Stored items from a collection
---------------
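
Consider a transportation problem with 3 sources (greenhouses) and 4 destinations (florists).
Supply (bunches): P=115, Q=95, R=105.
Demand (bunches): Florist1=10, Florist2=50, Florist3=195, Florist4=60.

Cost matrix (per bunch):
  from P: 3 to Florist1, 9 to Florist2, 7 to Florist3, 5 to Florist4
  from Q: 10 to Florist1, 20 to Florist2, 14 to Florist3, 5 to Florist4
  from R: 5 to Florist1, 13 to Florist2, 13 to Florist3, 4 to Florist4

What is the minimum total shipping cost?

A cheapest plan:
  P->Florist3: 115 × 7 = 805
  Q->Florist3: 80 × 14 = 1120
  Q->Florist4: 15 × 5 = 75
  R->Florist1: 10 × 5 = 50
  R->Florist2: 50 × 13 = 650
  R->Florist4: 45 × 4 = 180
Total = 805 + 1120 + 75 + 50 + 650 + 180 = 2880.

2880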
---------------
» Directions for this task:
Output all of the records above unchanged.

» Your response:
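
Consider a transportation problem with 3 sources (greenhouses) and 4 destinations (florists).
Supply (bunches): P=115, Q=95, R=105.
Demand (bunches): Florist1=10, Florist2=50, Florist3=195, Florist4=60.

Cost matrix (per bunch):
  from P: 3 to Florist1, 9 to Florist2, 7 to Florist3, 5 to Florist4
  from Q: 10 to Florist1, 20 to Florist2, 14 to Florist3, 5 to Florist4
  from R: 5 to Florist1, 13 to Florist2, 13 to Florist3, 4 to Florist4

What is the minimum total shipping cost?

A cheapest plan:
  P->Florist3: 115 × 7 = 805
  Q->Florist3: 80 × 14 = 1120
  Q->Florist4: 15 × 5 = 75
  R->Florist1: 10 × 5 = 50
  R->Florist2: 50 × 13 = 650
  R->Florist4: 45 × 4 = 180
Total = 805 + 1120 + 75 + 50 + 650 + 180 = 2880.

2880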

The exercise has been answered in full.